§ What you need to do
Give the lines below again exactly, starting with the line that holds "X = [11, 14, 21, 23] (n = 4)" and going on through the line that holds "At alpha = 0.1 two-sided, compute".

§ Exercise data
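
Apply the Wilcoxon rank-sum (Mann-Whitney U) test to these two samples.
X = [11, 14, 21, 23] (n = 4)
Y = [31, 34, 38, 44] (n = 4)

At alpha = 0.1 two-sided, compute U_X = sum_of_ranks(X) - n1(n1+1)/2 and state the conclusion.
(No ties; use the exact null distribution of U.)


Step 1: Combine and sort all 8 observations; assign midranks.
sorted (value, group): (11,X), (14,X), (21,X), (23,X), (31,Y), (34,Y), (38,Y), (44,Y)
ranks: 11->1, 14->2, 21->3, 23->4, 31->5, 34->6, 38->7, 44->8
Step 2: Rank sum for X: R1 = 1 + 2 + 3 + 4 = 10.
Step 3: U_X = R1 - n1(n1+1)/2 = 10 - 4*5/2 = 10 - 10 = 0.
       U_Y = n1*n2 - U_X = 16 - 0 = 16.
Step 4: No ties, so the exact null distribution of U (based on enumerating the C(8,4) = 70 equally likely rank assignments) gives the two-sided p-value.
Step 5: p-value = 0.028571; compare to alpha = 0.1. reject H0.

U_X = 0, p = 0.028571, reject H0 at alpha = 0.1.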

§ Task answer
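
X = [11, 14, 21, 23] (n = 4)
Y = [31, 34, 38, 44] (n = 4)

At alpha = 0.1 two-sided, compute U_X = sum_of_ranks(X) - n1(n1+1)/2 and state the conclusion.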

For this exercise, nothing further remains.